▸ WHAT THE EXERCISE ASKS: Give back the full data, retyped precisely.

##### EXTRACTED RECORDS

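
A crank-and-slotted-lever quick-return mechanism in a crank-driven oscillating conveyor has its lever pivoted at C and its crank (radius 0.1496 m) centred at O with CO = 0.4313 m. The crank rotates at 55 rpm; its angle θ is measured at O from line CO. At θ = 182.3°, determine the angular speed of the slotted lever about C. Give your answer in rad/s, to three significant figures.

3.05

ω = 5.76 rad/s (from 55 rpm).
Crank pin A relative to C: A = (d + r cosθ, r sinθ); lever angle φ = atan2(r sinθ, d + r cosθ).
Differentiating tanφ: φ̇ = rω(d cosθ + r)/(d² + r² + 2dr cosθ).
d² + r² + 2dr cosθ = |CA|² = 0.0794588 m²;  d cosθ + r = -0.28135 m.
|ω_lever| = |0.1496·5.76·-0.28135| / 0.0794588 = 3.0509 rad/s.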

##########

▸ WRITTEN REPLY:
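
A crank-and-slotted-lever quick-return mechanism in a crank-driven oscillating conveyor has its lever pivoted at C and its crank (radius 0.1496 m) centred at O with CO = 0.4313 m. The crank rotates at 55 rpm; its angle θ is measured at O from line CO. At θ = 182.3°, determine the angular speed of the slotted lever about C. Give your answer in rad/s, to three significant figures.

3.05

ω = 5.76 rad/s (from 55 rpm).
Crank pin A relative to C: A = (d + r cosθ, r sinθ); lever angle φ = atan2(r sinθ, d + r cosθ).
Differentiating tanφ: φ̇ = rω(d cosθ + r)/(d² + r² + 2dr cosθ).
d² + r² + 2dr cosθ = |CA|² = 0.0794588 m²;  d cosθ + r = -0.28135 m.
|ω_lever| = |0.1496·5.76·-0.28135| / 0.0794588 = 3.0509 rad/s.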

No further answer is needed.